→ **WHAT YOU ARE ASKED TO DO**: Within the records below is a range that opens at the line with "Let α = (1 +" and closes at the line with "In the field". Return that range word for word, both ends included, and only that range.

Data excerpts
· · · ·

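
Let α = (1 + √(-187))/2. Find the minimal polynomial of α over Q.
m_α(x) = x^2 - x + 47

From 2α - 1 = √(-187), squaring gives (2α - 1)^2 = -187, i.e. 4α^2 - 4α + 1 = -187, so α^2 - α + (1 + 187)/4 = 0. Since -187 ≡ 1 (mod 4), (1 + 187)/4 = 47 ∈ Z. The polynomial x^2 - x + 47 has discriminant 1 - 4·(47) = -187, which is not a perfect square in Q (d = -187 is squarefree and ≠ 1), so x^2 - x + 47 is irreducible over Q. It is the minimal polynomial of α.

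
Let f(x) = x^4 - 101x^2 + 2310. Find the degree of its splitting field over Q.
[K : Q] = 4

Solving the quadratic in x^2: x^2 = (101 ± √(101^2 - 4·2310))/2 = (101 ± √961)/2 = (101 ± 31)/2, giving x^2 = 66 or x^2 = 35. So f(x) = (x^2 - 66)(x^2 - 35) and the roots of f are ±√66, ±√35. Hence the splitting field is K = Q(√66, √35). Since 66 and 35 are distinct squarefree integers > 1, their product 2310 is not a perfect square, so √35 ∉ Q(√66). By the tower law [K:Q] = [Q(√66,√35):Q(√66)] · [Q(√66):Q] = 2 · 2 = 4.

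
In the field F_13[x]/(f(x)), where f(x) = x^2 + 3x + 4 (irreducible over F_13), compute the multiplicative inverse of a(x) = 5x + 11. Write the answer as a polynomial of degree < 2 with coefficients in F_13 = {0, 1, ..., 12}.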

· · · ·

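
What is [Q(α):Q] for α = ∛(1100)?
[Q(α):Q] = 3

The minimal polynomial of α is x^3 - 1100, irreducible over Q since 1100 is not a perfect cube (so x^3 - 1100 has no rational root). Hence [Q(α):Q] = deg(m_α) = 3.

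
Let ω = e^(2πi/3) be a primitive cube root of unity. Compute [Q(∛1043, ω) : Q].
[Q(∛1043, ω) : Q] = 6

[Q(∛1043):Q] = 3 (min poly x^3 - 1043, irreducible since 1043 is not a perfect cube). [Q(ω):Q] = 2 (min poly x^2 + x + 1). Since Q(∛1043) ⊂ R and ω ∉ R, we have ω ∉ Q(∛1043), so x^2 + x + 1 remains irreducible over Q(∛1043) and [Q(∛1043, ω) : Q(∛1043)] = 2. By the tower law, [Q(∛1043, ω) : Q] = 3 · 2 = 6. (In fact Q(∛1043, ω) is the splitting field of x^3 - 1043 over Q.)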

· · · ·

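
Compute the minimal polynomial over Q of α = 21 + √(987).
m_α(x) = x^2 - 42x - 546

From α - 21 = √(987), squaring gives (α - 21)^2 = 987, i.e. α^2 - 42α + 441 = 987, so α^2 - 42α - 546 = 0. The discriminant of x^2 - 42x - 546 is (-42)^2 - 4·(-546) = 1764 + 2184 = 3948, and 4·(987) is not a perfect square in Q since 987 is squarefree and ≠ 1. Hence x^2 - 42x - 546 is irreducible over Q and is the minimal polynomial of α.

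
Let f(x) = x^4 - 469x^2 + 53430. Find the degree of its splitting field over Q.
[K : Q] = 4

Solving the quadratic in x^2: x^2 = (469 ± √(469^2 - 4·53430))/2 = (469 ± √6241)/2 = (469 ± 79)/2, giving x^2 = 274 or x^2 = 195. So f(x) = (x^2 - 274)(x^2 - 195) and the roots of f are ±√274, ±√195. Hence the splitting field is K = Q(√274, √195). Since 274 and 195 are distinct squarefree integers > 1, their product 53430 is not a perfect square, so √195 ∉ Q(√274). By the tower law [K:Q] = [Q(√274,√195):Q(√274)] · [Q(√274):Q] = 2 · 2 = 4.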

· · · ·

→ **SOLUTION FOR THIS PROBLEM**:
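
Let α = (1 + √(-187))/2. Find the minimal polynomial of α over Q.
m_α(x) = x^2 - x + 47

From 2α - 1 = √(-187), squaring gives (2α - 1)^2 = -187, i.e. 4α^2 - 4α + 1 = -187, so α^2 - α + (1 + 187)/4 = 0. Since -187 ≡ 1 (mod 4), (1 + 187)/4 = 47 ∈ Z. The polynomial x^2 - x + 47 has discriminant 1 - 4·(47) = -187, which is not a perfect square in Q (d = -187 is squarefree and ≠ 1), so x^2 - x + 47 is irreducible over Q. It is the minimal polynomial of α.

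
Let f(x) = x^4 - 101x^2 + 2310. Find the degree of its splitting field over Q.
[K : Q] = 4

Solving the quadratic in x^2: x^2 = (101 ± √(101^2 - 4·2310))/2 = (101 ± √961)/2 = (101 ± 31)/2, giving x^2 = 66 or x^2 = 35. So f(x) = (x^2 - 66)(x^2 - 35) and the roots of f are ±√66, ±√35. Hence the splitting field is K = Q(√66, √35). Since 66 and 35 are distinct squarefree integers > 1, their product 2310 is not a perfect square, so √35 ∉ Q(√66). By the tower law [K:Q] = [Q(√66,√35):Q(√66)] · [Q(√66):Q] = 2 · 2 = 4.

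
In the field F_13[x]/(f(x)), where f(x) = x^2 + 3x + 4 (irreducible over F_13), compute the multiplicative inverse of a(x) = 5x + 11. Write the answer as a polynomial of degree < 2 with coefficients in F_13 = {0, 1, ..., 12}.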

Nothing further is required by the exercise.